Copy out the entries below in full and exactly.

THE RECORDS START

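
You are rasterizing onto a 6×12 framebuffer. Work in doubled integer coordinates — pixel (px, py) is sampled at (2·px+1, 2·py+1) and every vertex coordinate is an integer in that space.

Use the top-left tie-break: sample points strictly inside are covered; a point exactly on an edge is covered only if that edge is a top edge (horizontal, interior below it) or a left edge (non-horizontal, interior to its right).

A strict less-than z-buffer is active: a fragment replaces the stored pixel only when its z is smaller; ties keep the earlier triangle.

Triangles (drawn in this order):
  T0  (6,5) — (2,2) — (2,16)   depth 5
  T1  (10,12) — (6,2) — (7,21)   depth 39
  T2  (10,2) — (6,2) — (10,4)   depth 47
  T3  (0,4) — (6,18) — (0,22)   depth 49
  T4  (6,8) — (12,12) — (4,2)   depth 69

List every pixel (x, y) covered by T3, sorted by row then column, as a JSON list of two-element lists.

T0:
  2·area = 56  (B↔C swapped to make it positive)
  edge (6, 5)→(2, 16): d=(-4,11) right/bottom  bias=-1
  edge (2, 16)→(2, 2): d=(0,-14) top-left  bias=+0
  edge (2, 2)→(6, 5): d=(4,3) right/bottom  bias=-1
    (1,1)@(3, 3): e=[41,14,1] → █
    (2,1)@(5, 3): e=[19,42,-5] → ·
    (1,2)@(3, 5): e=[33,14,9] → █
    (2,2)@(5, 5): e=[11,42,3] → █
    (3,2)@(7, 5): e=[-11,70,-3] → ·
    (1,3)@(3, 7): e=[25,14,17] → █
    (3,3)@(7, 7): e=[-19,70,5] → ·
    (1,4)@(3, 9): e=[17,14,25] → █
    (2,4)@(5, 9): e=[-5,42,19] → ·
    (1,5)@(3, 11): e=[9,14,33] → █
    (2,5)@(5, 11): e=[-13,42,27] → ·
    (1,6)@(3, 13): e=[1,14,41] → █
  covered (8 px):
    · · · · · ·
    · █ · · · ·
    · █ █ · · ·
    · █ █ · · ·
    · █ · · · ·
    · █ · · · ·
    · █ · · · ·
    · · · · · ·
    · · · · · ·
    · · · · · ·
    · · · · · ·
    · · · · · ·
T1:
  2·area = 66  (B↔C swapped to make it positive)
  edge (10, 12)→(7, 21): d=(-3,9) right/bottom  bias=-1
  edge (7, 21)→(6, 2): d=(-1,-19) top-left  bias=+0
  edge (6, 2)→(10, 12): d=(4,10) right/bottom  bias=-1
    (3,2)@(7, 5): e=[48,16,2] → █
    (4,2)@(9, 5): e=[30,54,-18] → ·
    (3,3)@(7, 7): e=[42,14,10] → █
    (4,3)@(9, 7): e=[24,52,-10] → ·
    (3,4)@(7, 9): e=[36,12,18] → █
    (4,4)@(9, 9): e=[18,50,-2] → ·
    (5,4)@(11, 9): e=[0,88,-22] → ·  [on edge]
    (3,5)@(7, 11): e=[30,10,26] → █
    (4,5)@(9, 11): e=[12,48,6] → █
    (5,5)@(11, 11): e=[-6,86,-14] → ·
    (3,6)@(7, 13): e=[24,8,34] → █
    (5,6)@(11, 13): e=[-12,84,-6] → ·
    (4,7)@(9, 15): e=[0,44,22] → ·  [on edge]
    (3,10)@(7, 21): e=[0,0,66] → ·  [on edge]
  covered (10 px):
    · · · · · ·
    · · · · · ·
    · · · █ · ·
    · · · █ · ·
    · · · █ · ·
    · · · █ █ ·
    · · · █ █ ·
    · · · █ · ·
    · · · █ · ·
    · · · █ · ·
    · · · · · ·
    · · · · · ·
T2:
  2·area = 8  (B↔C swapped to make it positive)
  edge (10, 2)→(10, 4): d=(0,2) right/bottom  bias=-1
  edge (10, 4)→(6, 2): d=(-4,-2) top-left  bias=+0
  edge (6, 2)→(10, 2): d=(4,0) top-left  bias=+0
    (4,1)@(9, 3): e=[2,2,4] → █
    (5,1)@(11, 3): e=[-2,6,4] → ·
    (4,2)@(9, 5): e=[2,-6,12] → ·
  covered (1 px):
    · · · · · ·
    · · · · █ ·
    · · · · · ·
    · · · · · ·
    · · · · · ·
    · · · · · ·
    · · · · · ·
    · · · · · ·
    · · · · · ·
    · · · · · ·
    · · · · · ·
    · · · · · ·
T3:
  2·area = 108
  edge (0, 4)→(6, 18): d=(6,14) right/bottom  bias=-1
  edge (6, 18)→(0, 22): d=(-6,4) right/bottom  bias=-1
  edge (0, 22)→(0, 4): d=(0,-18) top-left  bias=+0
    (0,3)@(1, 7): e=[4,86,18] → █
    (1,3)@(3, 7): e=[-24,78,54] → ·
    (0,4)@(1, 9): e=[16,74,18] → █
    (1,4)@(3, 9): e=[-12,66,54] → ·
    (0,5)@(1, 11): e=[28,62,18] → █
    (1,5)@(3, 11): e=[0,54,54] → ·  [on edge]
    (0,6)@(1, 13): e=[40,50,18] → █
    (1,6)@(3, 13): e=[12,42,54] → █
    (2,6)@(5, 13): e=[-16,34,90] → ·
    (0,7)@(1, 15): e=[52,38,18] → █
    (2,7)@(5, 15): e=[-4,22,90] → ·
    (0,8)@(1, 17): e=[64,26,18] → █
  covered (13 px):
    · · · · · ·
    · · · · · ·
    · · · · · ·
    █ · · · · ·
    █ · · · · ·
    █ · · · · ·
    █ █ · · · ·
    █ █ · · · ·
    █ █ █ · · ·
    █ █ · · · ·
    █ · · · · ·
    · · · · · ·
T4:
  2·area = 28  (B↔C swapped to make it positive)
  edge (6, 8)→(4, 2): d=(-2,-6) top-left  bias=+0
  edge (4, 2)→(12, 12): d=(8,10) right/bottom  bias=-1
  edge (12, 12)→(6, 8): d=(-6,-4) top-left  bias=+0
    (2,2)@(5, 5): e=[0,14,14] → █  [on edge]
    (3,2)@(7, 5): e=[12,-6,22] → ·
    (2,3)@(5, 7): e=[-4,30,2] → ·
    (3,3)@(7, 7): e=[8,10,10] → █
    (4,3)@(9, 7): e=[20,-10,18] → ·
    (3,4)@(7, 9): e=[4,26,-2] → ·
    (4,4)@(9, 9): e=[16,6,6] → █
    (5,4)@(11, 9): e=[28,-14,14] → ·
    (3,5)@(7, 11): e=[0,42,-14] → ·  [on edge]
    (4,5)@(9, 11): e=[12,22,-6] → ·
    (5,5)@(11, 11): e=[24,2,2] → █
    (5,6)@(11, 13): e=[20,18,-10] → ·
    (4,8)@(9, 17): e=[0,70,-42] → ·  [on edge]
    (5,11)@(11, 23): e=[0,98,-70] → ·  [on edge]
  covered (4 px):
    · · · · · ·
    · · · · · ·
    · · █ · · ·
    · · · █ · ·
    · · · · █ ·
    · · · · · █
    · · · · · ·
    · · · · · ·
    · · · · · ·
    · · · · · ·
    · · · · · ·
    · · · · · ·

Answer: [[0,3],[0,4],[0,5],[0,6],[1,6],[0,7],[1,7],[0,8],[1,8],[2,8],[0,9],[1,9],[0,10]]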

THE RECORDS END

WRITTEN RESPONSE:
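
You are rasterizing onto a 6×12 framebuffer. Work in doubled integer coordinates — pixel (px, py) is sampled at (2·px+1, 2·py+1) and every vertex coordinate is an integer in that space.

Use the top-left tie-break: sample points strictly inside are covered; a point exactly on an edge is covered only if that edge is a top edge (horizontal, interior below it) or a left edge (non-horizontal, interior to its right).

A strict less-than z-buffer is active: a fragment replaces the stored pixel only when its z is smaller; ties keep the earlier triangle.

Triangles (drawn in this order):
  T0  (6,5) — (2,2) — (2,16)   depth 5
  T1  (10,12) — (6,2) — (7,21)   depth 39
  T2  (10,2) — (6,2) — (10,4)   depth 47
  T3  (0,4) — (6,18) — (0,22)   depth 49
  T4  (6,8) — (12,12) — (4,2)   depth 69

List every pixel (x, y) covered by T3, sorted by row then column, as a JSON list of two-element lists.

T0:
  2·area = 56  (B↔C swapped to make it positive)
  edge (6, 5)→(2, 16): d=(-4,11) right/bottom  bias=-1
  edge (2, 16)→(2, 2): d=(0,-14) top-left  bias=+0
  edge (2, 2)→(6, 5): d=(4,3) right/bottom  bias=-1
    (1,1)@(3, 3): e=[41,14,1] → █
    (2,1)@(5, 3): e=[19,42,-5] → ·
    (1,2)@(3, 5): e=[33,14,9] → █
    (2,2)@(5, 5): e=[11,42,3] → █
    (3,2)@(7, 5): e=[-11,70,-3] → ·
    (1,3)@(3, 7): e=[25,14,17] → █
    (3,3)@(7, 7): e=[-19,70,5] → ·
    (1,4)@(3, 9): e=[17,14,25] → █
    (2,4)@(5, 9): e=[-5,42,19] → ·
    (1,5)@(3, 11): e=[9,14,33] → █
    (2,5)@(5, 11): e=[-13,42,27] → ·
    (1,6)@(3, 13): e=[1,14,41] → █
  covered (8 px):
    · · · · · ·
    · █ · · · ·
    · █ █ · · ·
    · █ █ · · ·
    · █ · · · ·
    · █ · · · ·
    · █ · · · ·
    · · · · · ·
    · · · · · ·
    · · · · · ·
    · · · · · ·
    · · · · · ·
T1:
  2·area = 66  (B↔C swapped to make it positive)
  edge (10, 12)→(7, 21): d=(-3,9) right/bottom  bias=-1
  edge (7, 21)→(6, 2): d=(-1,-19) top-left  bias=+0
  edge (6, 2)→(10, 12): d=(4,10) right/bottom  bias=-1
    (3,2)@(7, 5): e=[48,16,2] → █
    (4,2)@(9, 5): e=[30,54,-18] → ·
    (3,3)@(7, 7): e=[42,14,10] → █
    (4,3)@(9, 7): e=[24,52,-10] → ·
    (3,4)@(7, 9): e=[36,12,18] → █
    (4,4)@(9, 9): e=[18,50,-2] → ·
    (5,4)@(11, 9): e=[0,88,-22] → ·  [on edge]
    (3,5)@(7, 11): e=[30,10,26] → █
    (4,5)@(9, 11): e=[12,48,6] → █
    (5,5)@(11, 11): e=[-6,86,-14] → ·
    (3,6)@(7, 13): e=[24,8,34] → █
    (5,6)@(11, 13): e=[-12,84,-6] → ·
    (4,7)@(9, 15): e=[0,44,22] → ·  [on edge]
    (3,10)@(7, 21): e=[0,0,66] → ·  [on edge]
  covered (10 px):
    · · · · · ·
    · · · · · ·
    · · · █ · ·
    · · · █ · ·
    · · · █ · ·
    · · · █ █ ·
    · · · █ █ ·
    · · · █ · ·
    · · · █ · ·
    · · · █ · ·
    · · · · · ·
    · · · · · ·
T2:
  2·area = 8  (B↔C swapped to make it positive)
  edge (10, 2)→(10, 4): d=(0,2) right/bottom  bias=-1
  edge (10, 4)→(6, 2): d=(-4,-2) top-left  bias=+0
  edge (6, 2)→(10, 2): d=(4,0) top-left  bias=+0
    (4,1)@(9, 3): e=[2,2,4] → █
    (5,1)@(11, 3): e=[-2,6,4] → ·
    (4,2)@(9, 5): e=[2,-6,12] → ·
  covered (1 px):
    · · · · · ·
    · · · · █ ·
    · · · · · ·
    · · · · · ·
    · · · · · ·
    · · · · · ·
    · · · · · ·
    · · · · · ·
    · · · · · ·
    · · · · · ·
    · · · · · ·
    · · · · · ·
T3:
  2·area = 108
  edge (0, 4)→(6, 18): d=(6,14) right/bottom  bias=-1
  edge (6, 18)→(0, 22): d=(-6,4) right/bottom  bias=-1
  edge (0, 22)→(0, 4): d=(0,-18) top-left  bias=+0
    (0,3)@(1, 7): e=[4,86,18] → █
    (1,3)@(3, 7): e=[-24,78,54] → ·
    (0,4)@(1, 9): e=[16,74,18] → █
    (1,4)@(3, 9): e=[-12,66,54] → ·
    (0,5)@(1, 11): e=[28,62,18] → █
    (1,5)@(3, 11): e=[0,54,54] → ·  [on edge]
    (0,6)@(1, 13): e=[40,50,18] → █
    (1,6)@(3, 13): e=[12,42,54] → █
    (2,6)@(5, 13): e=[-16,34,90] → ·
    (0,7)@(1, 15): e=[52,38,18] → █
    (2,7)@(5, 15): e=[-4,22,90] → ·
    (0,8)@(1, 17): e=[64,26,18] → █
  covered (13 px):
    · · · · · ·
    · · · · · ·
    · · · · · ·
    █ · · · · ·
    █ · · · · ·
    █ · · · · ·
    █ █ · · · ·
    █ █ · · · ·
    █ █ █ · · ·
    █ █ · · · ·
    █ · · · · ·
    · · · · · ·
T4:
  2·area = 28  (B↔C swapped to make it positive)
  edge (6, 8)→(4, 2): d=(-2,-6) top-left  bias=+0
  edge (4, 2)→(12, 12): d=(8,10) right/bottom  bias=-1
  edge (12, 12)→(6, 8): d=(-6,-4) top-left  bias=+0
    (2,2)@(5, 5): e=[0,14,14] → █  [on edge]
    (3,2)@(7, 5): e=[12,-6,22] → ·
    (2,3)@(5, 7): e=[-4,30,2] → ·
    (3,3)@(7, 7): e=[8,10,10] → █
    (4,3)@(9, 7): e=[20,-10,18] → ·
    (3,4)@(7, 9): e=[4,26,-2] → ·
    (4,4)@(9, 9): e=[16,6,6] → █
    (5,4)@(11, 9): e=[28,-14,14] → ·
    (3,5)@(7, 11): e=[0,42,-14] → ·  [on edge]
    (4,5)@(9, 11): e=[12,22,-6] → ·
    (5,5)@(11, 11): e=[24,2,2] → █
    (5,6)@(11, 13): e=[20,18,-10] → ·
    (4,8)@(9, 17): e=[0,70,-42] → ·  [on edge]
    (5,11)@(11, 23): e=[0,98,-70] → ·  [on edge]
  covered (4 px):
    · · · · · ·
    · · · · · ·
    · · █ · · ·
    · · · █ · ·
    · · · · █ ·
    · · · · · █
    · · · · · ·
    · · · · · ·
    · · · · · ·
    · · · · · ·
    · · · · · ·
    · · · · · ·

Answer: [[0,3],[0,4],[0,5],[0,6],[1,6],[0,7],[1,7],[0,8],[1,8],[2,8],[0,9],[1,9],[0,10]]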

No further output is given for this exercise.